## [DATA FOR THIS EXERCISE]
►
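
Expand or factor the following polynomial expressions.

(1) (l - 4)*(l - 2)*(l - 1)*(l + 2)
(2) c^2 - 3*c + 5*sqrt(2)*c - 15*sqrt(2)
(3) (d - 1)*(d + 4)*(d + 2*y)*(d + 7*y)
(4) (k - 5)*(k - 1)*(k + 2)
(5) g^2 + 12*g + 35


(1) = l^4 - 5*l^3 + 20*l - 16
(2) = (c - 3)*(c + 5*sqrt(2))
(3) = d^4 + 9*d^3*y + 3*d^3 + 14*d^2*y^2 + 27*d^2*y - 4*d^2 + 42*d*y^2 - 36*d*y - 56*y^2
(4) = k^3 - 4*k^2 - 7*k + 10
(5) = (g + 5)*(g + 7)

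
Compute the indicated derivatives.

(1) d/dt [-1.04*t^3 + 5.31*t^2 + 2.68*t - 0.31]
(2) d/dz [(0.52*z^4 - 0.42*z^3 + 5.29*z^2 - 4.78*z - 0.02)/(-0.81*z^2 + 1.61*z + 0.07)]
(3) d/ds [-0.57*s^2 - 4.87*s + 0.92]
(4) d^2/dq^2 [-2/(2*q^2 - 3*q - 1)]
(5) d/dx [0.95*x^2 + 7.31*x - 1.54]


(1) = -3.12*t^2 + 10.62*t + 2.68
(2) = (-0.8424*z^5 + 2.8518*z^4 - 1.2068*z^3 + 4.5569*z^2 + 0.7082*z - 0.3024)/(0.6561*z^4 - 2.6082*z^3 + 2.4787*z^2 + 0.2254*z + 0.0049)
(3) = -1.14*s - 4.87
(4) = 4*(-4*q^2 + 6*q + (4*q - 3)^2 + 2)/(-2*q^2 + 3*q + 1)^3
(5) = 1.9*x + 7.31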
◄
## [YOUR INSTRUCTIONS]
Write out, word for word, the line containing "(4) (k - 5)*(k - 1)*(k + 2)" and every line after it to the end of the data above.

## [SOLUTION TO THIS PROBLEM]
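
(4) (k - 5)*(k - 1)*(k + 2)
(5) g^2 + 12*g + 35


(1) = l^4 - 5*l^3 + 20*l - 16
(2) = (c - 3)*(c + 5*sqrt(2))
(3) = d^4 + 9*d^3*y + 3*d^3 + 14*d^2*y^2 + 27*d^2*y - 4*d^2 + 42*d*y^2 - 36*d*y - 56*y^2
(4) = k^3 - 4*k^2 - 7*k + 10
(5) = (g + 5)*(g + 7)

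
Compute the indicated derivatives.

(1) d/dt [-1.04*t^3 + 5.31*t^2 + 2.68*t - 0.31]
(2) d/dz [(0.52*z^4 - 0.42*z^3 + 5.29*z^2 - 4.78*z - 0.02)/(-0.81*z^2 + 1.61*z + 0.07)]
(3) d/ds [-0.57*s^2 - 4.87*s + 0.92]
(4) d^2/dq^2 [-2/(2*q^2 - 3*q - 1)]
(5) d/dx [0.95*x^2 + 7.31*x - 1.54]


(1) = -3.12*t^2 + 10.62*t + 2.68
(2) = (-0.8424*z^5 + 2.8518*z^4 - 1.2068*z^3 + 4.5569*z^2 + 0.7082*z - 0.3024)/(0.6561*z^4 - 2.6082*z^3 + 2.4787*z^2 + 0.2254*z + 0.0049)
(3) = -1.14*s - 4.87
(4) = 4*(-4*q^2 + 6*q + (4*q - 3)^2 + 2)/(-2*q^2 + 3*q + 1)^3
(5) = 1.9*x + 7.31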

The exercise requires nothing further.